(Saved data entries)
════════════════════

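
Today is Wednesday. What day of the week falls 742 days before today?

742 = 106·7 + 0, so 742 mod 7 = 0.
Wednesday − 0 days → Wednesday.

Wednesday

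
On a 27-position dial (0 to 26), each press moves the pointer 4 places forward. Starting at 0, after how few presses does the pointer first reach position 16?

4

The inverse of 4 mod 27 is 7 (since 4·7 = 28 ≡ 1).
Multiplying both sides by 7: x ≡ 7·16 = 112 ≡ 4 (mod 27).
Check: 4·4 = 16 = 0·27 + 16.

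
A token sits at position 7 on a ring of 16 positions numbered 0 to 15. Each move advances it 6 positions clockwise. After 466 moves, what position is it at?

3

466·6 = 2796.
2796 mod 16 = 12 (since 174·16 = 2784).
(7 + 12) mod 16 = 3.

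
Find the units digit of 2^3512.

6

Last digits of 2^n: 2, 4, 8, 6 (period 4).
3512 mod 4 = 0, so the last digit matches 2^4 = 6.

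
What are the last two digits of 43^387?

07

Successive squares of 43 mod 100: 43^1≡43, 43^2≡49, 43^4≡1, 43^8≡1, 43^16≡1, 43^32≡1, 43^64≡1, 43^128≡1, 43^256≡1.
387 = 1 + 2 + 128 + 256, so 43^387 ≡ 43·49·1·1 ≡ 7 (mod 100).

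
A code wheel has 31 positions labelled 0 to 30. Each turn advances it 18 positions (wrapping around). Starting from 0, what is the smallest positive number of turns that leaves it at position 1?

18·19 = 342 = 11·31 + 1, so 18⁻¹ ≡ 19 (mod 31).

19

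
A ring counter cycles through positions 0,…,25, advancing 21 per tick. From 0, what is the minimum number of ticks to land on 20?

22

The inverse of 21 mod 26 is 5 (since 21·5 = 105 ≡ 1).
So x ≡ 5·20 = 100 ≡ 22 (mod 26).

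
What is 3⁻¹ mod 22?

15

3·15 = 45 = 2·22 + 1, so 3⁻¹ ≡ 15 (mod 22).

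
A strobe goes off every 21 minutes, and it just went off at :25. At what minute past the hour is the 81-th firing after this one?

81·21 = 1701.
1701 mod 60 = 21 (since 28·60 = 1680).
(25 + 21) mod 60 = 46.

46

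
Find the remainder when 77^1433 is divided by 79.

53

Successive squares of 77 mod 79: 77^1≡77, 77^2≡4, 77^4≡16, 77^8≡19, 77^16≡45, 77^32≡50, 77^64≡51, 77^128≡73, 77^256≡36, 77^512≡32, 77^1024≡76.
1433 = 1 + 8 + 16 + 128 + 256 + 1024, so 77^1433 ≡ 77·19·45·73·36·76 ≡ 53 (mod 79).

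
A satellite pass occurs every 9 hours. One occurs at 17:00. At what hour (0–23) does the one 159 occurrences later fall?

159·9 = 1431.
Dividing 1431 by 24 gives quotient 59 and remainder 15.
(17 + 15) mod 24 = 8.

8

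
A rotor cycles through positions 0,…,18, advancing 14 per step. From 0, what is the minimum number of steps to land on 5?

The inverse of 14 mod 19 is 15 (since 14·15 = 210 ≡ 1).
Multiplying both sides by 15: x ≡ 15·5 = 75 ≡ 18 (mod 19).
Check: 14·18 = 252 = 13·19 + 5.

18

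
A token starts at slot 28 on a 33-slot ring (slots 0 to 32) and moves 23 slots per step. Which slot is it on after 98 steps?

98·23 = 2254.
2254 − 68·33 = 10, so 2254 ≡ 10 (mod 33).
(28 + 10) mod 33 = 5.

5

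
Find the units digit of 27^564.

The units digit of 27^n cycles with period 4: 7, 9, 3, 1, …
564 leaves remainder 0 on division by 4, so 27^564 ends in 1.

1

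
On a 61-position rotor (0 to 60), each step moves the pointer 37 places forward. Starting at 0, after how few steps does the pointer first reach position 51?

37⁻¹ ≡ 33 (mod 61) because 37·33 = 1221 = 20·61 + 1.
Multiplying both sides by 33: x ≡ 33·51 = 1683 ≡ 36 (mod 61).

36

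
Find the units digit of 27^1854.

The units digit of 27^n cycles with period 4: 7, 9, 3, 1, …
1854 leaves remainder 2 on division by 4, so 27^1854 ends in 9.

9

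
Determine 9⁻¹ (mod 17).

2

9·2 = 18 = 1·17 + 1, so 9⁻¹ ≡ 2 (mod 17).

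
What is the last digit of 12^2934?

Powers of 2 mod 10 repeat with period 4: 2, 4, 8, 6.
2934 mod 4 = 2, so the last digit matches 2^2 = 4.

4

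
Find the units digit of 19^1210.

Last digits of 9^n: 9, 1 (period 2).
1210 leaves remainder 0 on division by 2, so 19^1210 ends in 1.

1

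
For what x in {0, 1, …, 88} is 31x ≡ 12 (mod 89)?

31⁻¹ ≡ 23 (mod 89) because 31·23 = 713 = 8·89 + 1.
Multiplying both sides by 23: x ≡ 23·12 = 276 ≡ 9 (mod 89).

9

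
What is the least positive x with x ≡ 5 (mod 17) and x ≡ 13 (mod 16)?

x ≡ 13 (mod 16) gives x ∈ {13, 29, 45, 61, 77, 93, 109, 125, …}.
The first of these with x mod 17 = 5 is 141.

141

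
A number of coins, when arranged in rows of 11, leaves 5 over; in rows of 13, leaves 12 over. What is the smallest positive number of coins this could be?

Since 13·6 ≡ 1 (mod 11), take x = 12 + 13·((5−12)·6 mod 11) = 12 + 13·2 = 38.
Check: 38 mod 11 = 5, 38 mod 13 = 12.

38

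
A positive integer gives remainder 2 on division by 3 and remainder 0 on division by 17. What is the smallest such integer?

x ≡ 2 (mod 3) gives x ∈ {2, 5, 8, 11, 14, 17}.
The first of these with x mod 17 = 0 is 17.

17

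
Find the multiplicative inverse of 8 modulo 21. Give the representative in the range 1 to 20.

21 = 2·8 + 5
8 = 1·5 + 3
5 = 1·3 + 2
3 = 1·2 + 1
2 = 2·1 + 0
Back-substituting gives 8·8 ≡ 1 (mod 21).

8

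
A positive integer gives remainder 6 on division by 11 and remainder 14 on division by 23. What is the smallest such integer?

83

Since 23·1 ≡ 1 (mod 11), take x = 14 + 23·((6−14)·1 mod 11) = 14 + 23·3 = 83.
Check: 83 mod 11 = 6, 83 mod 23 = 14.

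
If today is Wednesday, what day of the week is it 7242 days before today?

Saturday

7242 − 1034·7 = 4, so 7242 ≡ 4 (mod 7).
Wednesday − 4 days → Saturday.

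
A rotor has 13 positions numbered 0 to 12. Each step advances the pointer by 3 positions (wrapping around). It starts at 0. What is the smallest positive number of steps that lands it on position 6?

2

3⁻¹ ≡ 9 (mod 13) because 3·9 = 27 = 2·13 + 1.
So x ≡ 9·6 = 54 ≡ 2 (mod 13).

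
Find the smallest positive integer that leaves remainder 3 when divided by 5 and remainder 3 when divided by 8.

Since 8·2 ≡ 1 (mod 5), take x = 3 + 8·((3−3)·2 mod 5) = 3 + 8·0 = 3.
Check: 3 mod 5 = 3, 3 mod 8 = 3.

3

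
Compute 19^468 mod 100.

Successive squares of 19 mod 100: 19^1≡19, 19^2≡61, 19^4≡21, 19^8≡41, 19^16≡81, 19^32≡61, 19^64≡21, 19^128≡41, 19^256≡81.
Since 468 = 4 + 16 + 64 + 128 + 256 in binary, 19^468 ≡ 21·81·21·41·81 ≡ 41 (mod 100).

41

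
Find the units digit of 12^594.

4

The units digit of 12^n cycles with period 4: 2, 4, 8, 6, …
594 leaves remainder 2 on division by 4, so 12^594 ends in 4.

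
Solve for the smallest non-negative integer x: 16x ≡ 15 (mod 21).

18

16⁻¹ ≡ 4 (mod 21) because 16·4 = 64 = 3·21 + 1.
So x ≡ 4·15 = 60 ≡ 18 (mod 21).
Check: 16·18 = 288 = 13·21 + 15.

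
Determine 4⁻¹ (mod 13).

10

4·10 = 40 = 3·13 + 1, so 4⁻¹ ≡ 10 (mod 13).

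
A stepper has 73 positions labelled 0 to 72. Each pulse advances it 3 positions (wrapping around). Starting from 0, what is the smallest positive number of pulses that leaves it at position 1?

3·49 = 147 = 2·73 + 1, so 3⁻¹ ≡ 49 (mod 73).

49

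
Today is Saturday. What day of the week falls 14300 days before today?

14300 = 2042·7 + 6, so 14300 mod 7 = 6.
Saturday − 6 days → Sunday.

Sunday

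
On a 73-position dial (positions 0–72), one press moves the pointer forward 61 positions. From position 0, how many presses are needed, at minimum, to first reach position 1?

6

73 = 1·61 + 12
61 = 5·12 + 1
12 = 12·1 + 0
Back-substituting gives 61·6 ≡ 1 (mod 73).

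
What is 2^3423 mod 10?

8

Powers of 2 mod 10 repeat with period 4: 2, 4, 8, 6.
3423 leaves remainder 3 on division by 4, so 2^3423 ends in 8.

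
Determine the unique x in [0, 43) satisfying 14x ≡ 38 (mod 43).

15

The inverse of 14 mod 43 is 40 (since 14·40 = 560 ≡ 1).
So x ≡ 40·38 = 1520 ≡ 15 (mod 43).
Check: 14·15 = 210 = 4·43 + 38.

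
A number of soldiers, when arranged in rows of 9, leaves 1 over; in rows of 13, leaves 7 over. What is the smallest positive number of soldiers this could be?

x ≡ 1 (mod 9) gives x ∈ {1, 10, 19, 28, 37, 46}.
The first of these with x mod 13 = 7 is 46.

46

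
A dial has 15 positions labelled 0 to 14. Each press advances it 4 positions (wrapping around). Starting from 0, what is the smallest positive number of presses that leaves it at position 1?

4·4 = 16 = 1·15 + 1, so 4⁻¹ ≡ 4 (mod 15).

4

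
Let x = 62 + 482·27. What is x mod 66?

482·27 = 13014.
13014 = 197·66 + 12, so 13014 mod 66 = 12.
(62 + 12) mod 66 = 8.

8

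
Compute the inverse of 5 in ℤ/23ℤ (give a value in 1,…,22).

5·14 = 70 = 3·23 + 1, so 5⁻¹ ≡ 14 (mod 23).

14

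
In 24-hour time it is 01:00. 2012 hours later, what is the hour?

2012 − 83·24 = 20, so 2012 ≡ 20 (mod 24).
(1 + 20) mod 24 = 21.

21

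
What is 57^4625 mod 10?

7

Last digits of 7^n: 7, 9, 3, 1 (period 4).
4625 leaves remainder 1 on division by 4, so 57^4625 ends in 7.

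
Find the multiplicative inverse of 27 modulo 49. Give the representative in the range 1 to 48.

49 = 1·27 + 22
27 = 1·22 + 5
22 = 4·5 + 2
5 = 2·2 + 1
2 = 2·1 + 0
Back-substituting gives 27·20 ≡ 1 (mod 49).

20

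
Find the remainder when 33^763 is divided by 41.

Square-and-reduce mod 41: 33^1≡33, 33^2≡23, 33^4≡37, 33^8≡16, 33^16≡10, 33^32≡18, 33^64≡37, 33^128≡16, 33^256≡10, 33^512≡18.
763 = 1 + 2 + 8 + 16 + 32 + 64 + 128 + 512, so 33^763 ≡ 33·23·16·10·18·37·16·18 ≡ 21 (mod 41).

21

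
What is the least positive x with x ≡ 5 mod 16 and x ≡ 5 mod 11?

5

x ≡ 5 (mod 11) gives x ∈ {5}.
The first of these with x mod 16 = 5 is 5.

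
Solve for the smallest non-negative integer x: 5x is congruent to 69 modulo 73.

The inverse of 5 mod 73 is 44 (since 5·44 = 220 ≡ 1).
Multiplying both sides by 44: x ≡ 44·69 = 3036 ≡ 43 (mod 73).

43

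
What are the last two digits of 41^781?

41

By repeated squaring mod 100: 41^1≡41, 41^2≡81, 41^4≡61, 41^8≡21, 41^16≡41, 41^32≡81, 41^64≡61, 41^128≡21, 41^256≡41, 41^512≡81.
Since 781 = 1 + 4 + 8 + 256 + 512 in binary, 41^781 ≡ 41·61·21·41·81 ≡ 41 (mod 100).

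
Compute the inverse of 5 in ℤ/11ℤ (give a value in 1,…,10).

9

5·9 = 45 = 4·11 + 1, so 5⁻¹ ≡ 9 (mod 11).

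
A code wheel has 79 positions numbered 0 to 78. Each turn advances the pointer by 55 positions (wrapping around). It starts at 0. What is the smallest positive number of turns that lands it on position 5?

The inverse of 55 mod 79 is 23 (since 55·23 = 1265 ≡ 1).
Multiplying both sides by 23: x ≡ 23·5 = 115 ≡ 36 (mod 79).
Check: 55·36 = 1980 = 25·79 + 5.

36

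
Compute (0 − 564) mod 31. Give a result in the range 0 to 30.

25

564 mod 31 = 6 (since 18·31 = 558).
(0 − 6) mod 31 = 25.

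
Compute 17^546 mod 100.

Successive squares of 17 mod 100: 17^1≡17, 17^2≡89, 17^4≡21, 17^8≡41, 17^16≡81, 17^32≡61, 17^64≡21, 17^128≡41, 17^256≡81, 17^512≡61.
Since 546 = 2 + 32 + 512 in binary, 17^546 ≡ 89·61·61 ≡ 69 (mod 100).

69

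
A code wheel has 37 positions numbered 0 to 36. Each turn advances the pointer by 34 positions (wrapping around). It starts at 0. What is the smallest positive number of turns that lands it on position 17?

19

The inverse of 34 mod 37 is 12 (since 34·12 = 408 ≡ 1).
So x ≡ 12·17 = 204 ≡ 19 (mod 37).
Check: 34·19 = 646 = 17·37 + 17.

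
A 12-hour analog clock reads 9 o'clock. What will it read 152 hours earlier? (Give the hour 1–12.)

1

Dividing 152 by 12 gives quotient 12 and remainder 8.
9 − 8 → 1 on a 12-hour dial.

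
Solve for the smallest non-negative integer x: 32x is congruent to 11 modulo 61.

48

32⁻¹ ≡ 21 (mod 61) because 32·21 = 672 = 11·61 + 1.
Multiplying both sides by 21: x ≡ 21·11 = 231 ≡ 48 (mod 61).
Check: 32·48 = 1536 = 25·61 + 11.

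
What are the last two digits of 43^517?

43

Square-and-reduce mod 100: 43^1≡43, 43^2≡49, 43^4≡1, 43^8≡1, 43^16≡1, 43^32≡1, 43^64≡1, 43^128≡1, 43^256≡1, 43^512≡1.
517 = 1 + 4 + 512, so 43^517 ≡ 43·1·1 ≡ 43 (mod 100).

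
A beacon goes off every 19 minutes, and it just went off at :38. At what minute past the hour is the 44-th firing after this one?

34

44·19 = 836.
836 = 13·60 + 56, so 836 mod 60 = 56.
(38 + 56) mod 60 = 34.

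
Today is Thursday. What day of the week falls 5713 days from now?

5713 mod 7 = 1 (since 816·7 = 5712).
Thursday + 1 day → Friday.

Friday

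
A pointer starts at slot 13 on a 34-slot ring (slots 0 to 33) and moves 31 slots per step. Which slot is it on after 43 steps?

43·31 = 1333.
Dividing 1333 by 34 gives quotient 39 and remainder 7.
(13 + 7) mod 34 = 20.

20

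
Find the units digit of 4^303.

4

Powers of 4 mod 10 repeat with period 2: 4, 6.
303 mod 2 = 1, so the last digit matches 4^1 = 4.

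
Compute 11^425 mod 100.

By repeated squaring mod 100: 11^1≡11, 11^2≡21, 11^4≡41, 11^8≡81, 11^16≡61, 11^32≡21, 11^64≡41, 11^128≡81, 11^256≡61.
Since 425 = 1 + 8 + 32 + 128 + 256 in binary, 11^425 ≡ 11·81·21·81·61 ≡ 51 (mod 100).

51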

════════════════════

**REQUIRED ACTION:**
Repeat exactly the lines above, starting with the line that contains "Find the units digit of 4^303." and ending with the last line, both included, and nothing else.

**RESPONSE TO THE TASK:**
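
Find the units digit of 4^303.

4

Powers of 4 mod 10 repeat with period 2: 4, 6.
303 mod 2 = 1, so the last digit matches 4^1 = 4.

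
Compute 11^425 mod 100.

By repeated squaring mod 100: 11^1≡11, 11^2≡21, 11^4≡41, 11^8≡81, 11^16≡61, 11^32≡21, 11^64≡41, 11^128≡81, 11^256≡61.
Since 425 = 1 + 8 + 32 + 128 + 256 in binary, 11^425 ≡ 11·81·21·81·61 ≡ 51 (mod 100).

51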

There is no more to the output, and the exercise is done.